# What to work on
An exact copy of the data below is required; return it in full.

# Available data
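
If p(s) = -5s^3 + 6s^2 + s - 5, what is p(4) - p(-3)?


p(4) = -225
p(-3) = 181
p(4) - p(-3) = -225 - 181 = -406


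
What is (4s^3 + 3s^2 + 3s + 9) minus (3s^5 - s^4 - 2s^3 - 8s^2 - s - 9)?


Distribute the minus sign:
  (4s^3 + 3s^2 + 3s + 9)
- (3s^5 - s^4 - 2s^3 - 8s^2 - s - 9)
Negate second polynomial: -3s^5 + s^4 + 2s^3 + 8s^2 + s + 9
Add: -3s^5 + s^4 + 6s^3 + 11s^2 + 4s + 18


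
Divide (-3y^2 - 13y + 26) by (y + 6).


(-3y^2 - 13y + 26) / (y + 6)
Step 1: -3y * (y + 6) = -3y^2 - 18y; subtract.
Step 2: 5 * (y + 6) = 5y + 30; subtract.
Quotient: -3y + 5, Remainder: -4


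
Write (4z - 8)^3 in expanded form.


Expand (4z - 8)^3 by repeated multiplication:
  (4z - 8)^2 = 16z^2 - 64z + 64
= 64z^3 - 384z^2 + 768z - 512


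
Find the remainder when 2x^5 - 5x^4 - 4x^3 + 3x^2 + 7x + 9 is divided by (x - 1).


By the Remainder Theorem, the remainder equals p(1):
  2*(1)^5 = 2
  -5*(1)^4 = -5
  -4*(1)^3 = -4
  3*(1)^2 = 3
  7*(1)^1 = 7
  constant: 9
Sum: 2 - 5 - 4 + 3 + 7 + 9 = 12


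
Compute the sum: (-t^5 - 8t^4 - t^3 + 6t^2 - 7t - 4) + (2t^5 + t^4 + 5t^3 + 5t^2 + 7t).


Align terms by degree and add:
  -t^5 - 8t^4 - t^3 + 6t^2 - 7t - 4
+ 2t^5 + t^4 + 5t^3 + 5t^2 + 7t
= t^5 - 7t^4 + 4t^3 + 11t^2 - 4


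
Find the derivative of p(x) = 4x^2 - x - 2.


Apply the power rule term by term:
  d/dx(4x^2) = 8x
  d/dx(-x) = -1
  d/dx(-2) = 0
p'(x) = 8x - 1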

# Task result
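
If p(s) = -5s^3 + 6s^2 + s - 5, what is p(4) - p(-3)?


p(4) = -225
p(-3) = 181
p(4) - p(-3) = -225 - 181 = -406


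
What is (4s^3 + 3s^2 + 3s + 9) minus (3s^5 - s^4 - 2s^3 - 8s^2 - s - 9)?


Distribute the minus sign:
  (4s^3 + 3s^2 + 3s + 9)
- (3s^5 - s^4 - 2s^3 - 8s^2 - s - 9)
Negate second polynomial: -3s^5 + s^4 + 2s^3 + 8s^2 + s + 9
Add: -3s^5 + s^4 + 6s^3 + 11s^2 + 4s + 18


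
Divide (-3y^2 - 13y + 26) by (y + 6).


(-3y^2 - 13y + 26) / (y + 6)
Step 1: -3y * (y + 6) = -3y^2 - 18y; subtract.
Step 2: 5 * (y + 6) = 5y + 30; subtract.
Quotient: -3y + 5, Remainder: -4


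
Write (4z - 8)^3 in expanded form.


Expand (4z - 8)^3 by repeated multiplication:
  (4z - 8)^2 = 16z^2 - 64z + 64
= 64z^3 - 384z^2 + 768z - 512


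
Find the remainder when 2x^5 - 5x^4 - 4x^3 + 3x^2 + 7x + 9 is divided by (x - 1).


By the Remainder Theorem, the remainder equals p(1):
  2*(1)^5 = 2
  -5*(1)^4 = -5
  -4*(1)^3 = -4
  3*(1)^2 = 3
  7*(1)^1 = 7
  constant: 9
Sum: 2 - 5 - 4 + 3 + 7 + 9 = 12


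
Compute the sum: (-t^5 - 8t^4 - t^3 + 6t^2 - 7t - 4) + (2t^5 + t^4 + 5t^3 + 5t^2 + 7t).


Align terms by degree and add:
  -t^5 - 8t^4 - t^3 + 6t^2 - 7t - 4
+ 2t^5 + t^4 + 5t^3 + 5t^2 + 7t
= t^5 - 7t^4 + 4t^3 + 11t^2 - 4


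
Find the derivative of p(x) = 4x^2 - x - 2.


Apply the power rule term by term:
  d/dx(4x^2) = 8x
  d/dx(-x) = -1
  d/dx(-2) = 0
p'(x) = 8x - 1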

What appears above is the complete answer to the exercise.